Entries provided: Begin

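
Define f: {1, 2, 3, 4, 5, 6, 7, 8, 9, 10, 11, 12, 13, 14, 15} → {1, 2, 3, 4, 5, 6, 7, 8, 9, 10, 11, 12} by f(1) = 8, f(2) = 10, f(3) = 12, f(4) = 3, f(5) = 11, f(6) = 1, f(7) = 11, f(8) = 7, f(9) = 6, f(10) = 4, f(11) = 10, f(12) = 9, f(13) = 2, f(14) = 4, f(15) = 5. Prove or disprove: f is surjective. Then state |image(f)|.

Every element of the codomain has a preimage: 1 = f(6), 2 = f(13), 3 = f(4), 4 = f(10), 5 = f(15), 6 = f(9), 7 = f(8), 8 = f(1), 9 = f(12), 10 = f(2), 11 = f(5), 12 = f(3).
Therefore f is surjective.
The image of f is {1, 2, 3, 4, 5, 6, 7, 8, 9, 10, 11, 12}, which has 12 elements.

12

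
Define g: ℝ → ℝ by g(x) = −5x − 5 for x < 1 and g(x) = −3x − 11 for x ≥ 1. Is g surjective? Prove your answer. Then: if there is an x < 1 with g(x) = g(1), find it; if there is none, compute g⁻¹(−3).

-2/5

Both pieces are strictly decreasing (slopes −5 and −3), so each is injective on its own interval.
The left piece maps (−∞, 1) onto (−10, ∞); the right piece maps [1, ∞) onto (−∞, −14].
The union (−10, ∞) ∪ (−∞, −14] omits the interval between −10 and −14; in particular −10 has no preimage. So g is not surjective.
Because the two images are disjoint, no x < 1 has g(x) = g(1), so we compute g⁻¹(−3): −3 lies in (−10, ∞), so solve −5x − 5 = −3: x = (−3 + 5)/(−5) = −2/5.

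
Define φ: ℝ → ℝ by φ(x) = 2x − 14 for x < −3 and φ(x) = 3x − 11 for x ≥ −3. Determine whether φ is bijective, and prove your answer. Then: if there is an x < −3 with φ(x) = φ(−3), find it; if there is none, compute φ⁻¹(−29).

Both pieces are strictly increasing (slopes 2 and 3), so each is injective on its own interval.
The left piece maps (−∞, −3) onto (−∞, −20); the right piece maps [−3, ∞) onto [−20, ∞).
Since −20 = −20, the images partition ℝ: φ is injective and surjective, hence bijective.
Because the two images are disjoint, no x < −3 has φ(x) = φ(−3), so we compute φ⁻¹(−29): −29 lies in (−∞, −20), so solve 2x − 14 = −29: x = (−29 + 14)/2 = −15/2.

-15/2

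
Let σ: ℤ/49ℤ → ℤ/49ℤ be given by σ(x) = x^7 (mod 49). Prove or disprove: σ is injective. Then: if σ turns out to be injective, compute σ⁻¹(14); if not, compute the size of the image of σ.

7

σ(0) = 0^7 = 0.
σ(7): Repeated squaring mod 49: 7^1 ≡ 7, 7^2 ≡ 7² = 49 ≡ 0, 7^4 ≡ 0² = 0. Since 7 = 4 + 2 + 1, 7^7 ≡ 0·0·7: 0·0 = 0, then 0·7 = 0. So 7^7 ≡ 0 (mod 49).
So σ(0) = σ(7) = 0 while 0 ≠ 7, so σ is not injective.
Since σ is not injective, we determine |image(σ)|. Computing x^7 mod 49 for each x (by repeated squaring, reducing mod 49 at every step), the values σ(0), σ(1), …, σ(48) are: 0, 1, 30, 31, 18, 19, 48, 0, 1, 30, 31, 18, 19, 48, 0, 1, 30, 31, 18, 19, 48, 0, 1, 30, 31, 18, 19, 48, 0, 1, 30, 31, 18, 19, 48, 0, 1, 30, 31, 18, 19, 48, 0, 1, 30, 31, 18, 19, 48.
The distinct values are {0, 1, 18, 19, 30, 31, 48}; there are 7 of them.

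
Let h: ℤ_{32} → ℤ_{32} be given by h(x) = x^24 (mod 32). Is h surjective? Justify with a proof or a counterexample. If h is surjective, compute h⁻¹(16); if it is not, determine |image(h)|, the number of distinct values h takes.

h(0) = 0^24 = 0.
h(2): Repeated squaring mod 32: 2^1 ≡ 2, 2^2 ≡ 2² = 4, 2^4 ≡ 4² = 16, 2^8 ≡ 16² = 256 ≡ 0, 2^16 ≡ 0² = 0. Since 24 = 16 + 8, 2^24 ≡ 0·0: 0·0 = 0. So 2^24 ≡ 0 (mod 32).
So h(0) = h(2) = 0 while 0 ≠ 2, hence h is not injective.
A non-injective map from the 32-element set ℤ_{32} to itself takes at most 31 distinct values, so it cannot be surjective. Thus h is not surjective.
Since h is not surjective, we determine |image(h)|. Computing x^24 mod 32 for each x (by repeated squaring, reducing mod 32 at every step), the values h(0), h(1), …, h(31) are: 0, 1, 0, 1, 0, 1, 0, 1, 0, 1, 0, 1, 0, 1, 0, 1, 0, 1, 0, 1, 0, 1, 0, 1, 0, 1, 0, 1, 0, 1, 0, 1.
The distinct values are {0, 1}; there are 2 of them.

2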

Entries provided: End

* Work to be completed *
The records above are to be restated word for word.

* Your response *
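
Define f: {1, 2, 3, 4, 5, 6, 7, 8, 9, 10, 11, 12, 13, 14, 15} → {1, 2, 3, 4, 5, 6, 7, 8, 9, 10, 11, 12} by f(1) = 8, f(2) = 10, f(3) = 12, f(4) = 3, f(5) = 11, f(6) = 1, f(7) = 11, f(8) = 7, f(9) = 6, f(10) = 4, f(11) = 10, f(12) = 9, f(13) = 2, f(14) = 4, f(15) = 5. Prove or disprove: f is surjective. Then state |image(f)|.

Every element of the codomain has a preimage: 1 = f(6), 2 = f(13), 3 = f(4), 4 = f(10), 5 = f(15), 6 = f(9), 7 = f(8), 8 = f(1), 9 = f(12), 10 = f(2), 11 = f(5), 12 = f(3).
Therefore f is surjective.
The image of f is {1, 2, 3, 4, 5, 6, 7, 8, 9, 10, 11, 12}, which has 12 elements.

12

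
Define g: ℝ → ℝ by g(x) = −5x − 5 for x < 1 and g(x) = −3x − 11 for x ≥ 1. Is g surjective? Prove your answer. Then: if there is an x < 1 with g(x) = g(1), find it; if there is none, compute g⁻¹(−3).

-2/5

Both pieces are strictly decreasing (slopes −5 and −3), so each is injective on its own interval.
The left piece maps (−∞, 1) onto (−10, ∞); the right piece maps [1, ∞) onto (−∞, −14].
The union (−10, ∞) ∪ (−∞, −14] omits the interval between −10 and −14; in particular −10 has no preimage. So g is not surjective.
Because the two images are disjoint, no x < 1 has g(x) = g(1), so we compute g⁻¹(−3): −3 lies in (−10, ∞), so solve −5x − 5 = −3: x = (−3 + 5)/(−5) = −2/5.

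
Define φ: ℝ → ℝ by φ(x) = 2x − 14 for x < −3 and φ(x) = 3x − 11 for x ≥ −3. Determine whether φ is bijective, and prove your answer. Then: if there is an x < −3 with φ(x) = φ(−3), find it; if there is none, compute φ⁻¹(−29).

Both pieces are strictly increasing (slopes 2 and 3), so each is injective on its own interval.
The left piece maps (−∞, −3) onto (−∞, −20); the right piece maps [−3, ∞) onto [−20, ∞).
Since −20 = −20, the images partition ℝ: φ is injective and surjective, hence bijective.
Because the two images are disjoint, no x < −3 has φ(x) = φ(−3), so we compute φ⁻¹(−29): −29 lies in (−∞, −20), so solve 2x − 14 = −29: x = (−29 + 14)/2 = −15/2.

-15/2

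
Let σ: ℤ/49ℤ → ℤ/49ℤ be given by σ(x) = x^7 (mod 49). Prove or disprove: σ is injective. Then: if σ turns out to be injective, compute σ⁻¹(14); if not, compute the size of the image of σ.

7

σ(0) = 0^7 = 0.
σ(7): Repeated squaring mod 49: 7^1 ≡ 7, 7^2 ≡ 7² = 49 ≡ 0, 7^4 ≡ 0² = 0. Since 7 = 4 + 2 + 1, 7^7 ≡ 0·0·7: 0·0 = 0, then 0·7 = 0. So 7^7 ≡ 0 (mod 49).
So σ(0) = σ(7) = 0 while 0 ≠ 7, so σ is not injective.
Since σ is not injective, we determine |image(σ)|. Computing x^7 mod 49 for each x (by repeated squaring, reducing mod 49 at every step), the values σ(0), σ(1), …, σ(48) are: 0, 1, 30, 31, 18, 19, 48, 0, 1, 30, 31, 18, 19, 48, 0, 1, 30, 31, 18, 19, 48, 0, 1, 30, 31, 18, 19, 48, 0, 1, 30, 31, 18, 19, 48, 0, 1, 30, 31, 18, 19, 48, 0, 1, 30, 31, 18, 19, 48.
The distinct values are {0, 1, 18, 19, 30, 31, 48}; there are 7 of them.

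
Let h: ℤ_{32} → ℤ_{32} be given by h(x) = x^24 (mod 32). Is h surjective? Justify with a proof or a counterexample. If h is surjective, compute h⁻¹(16); if it is not, determine |image(h)|, the number of distinct values h takes.

h(0) = 0^24 = 0.
h(2): Repeated squaring mod 32: 2^1 ≡ 2, 2^2 ≡ 2² = 4, 2^4 ≡ 4² = 16, 2^8 ≡ 16² = 256 ≡ 0, 2^16 ≡ 0² = 0. Since 24 = 16 + 8, 2^24 ≡ 0·0: 0·0 = 0. So 2^24 ≡ 0 (mod 32).
So h(0) = h(2) = 0 while 0 ≠ 2, hence h is not injective.
A non-injective map from the 32-element set ℤ_{32} to itself takes at most 31 distinct values, so it cannot be surjective. Thus h is not surjective.
Since h is not surjective, we determine |image(h)|. Computing x^24 mod 32 for each x (by repeated squaring, reducing mod 32 at every step), the values h(0), h(1), …, h(31) are: 0, 1, 0, 1, 0, 1, 0, 1, 0, 1, 0, 1, 0, 1, 0, 1, 0, 1, 0, 1, 0, 1, 0, 1, 0, 1, 0, 1, 0, 1, 0, 1.
The distinct values are {0, 1}; there are 2 of them.

2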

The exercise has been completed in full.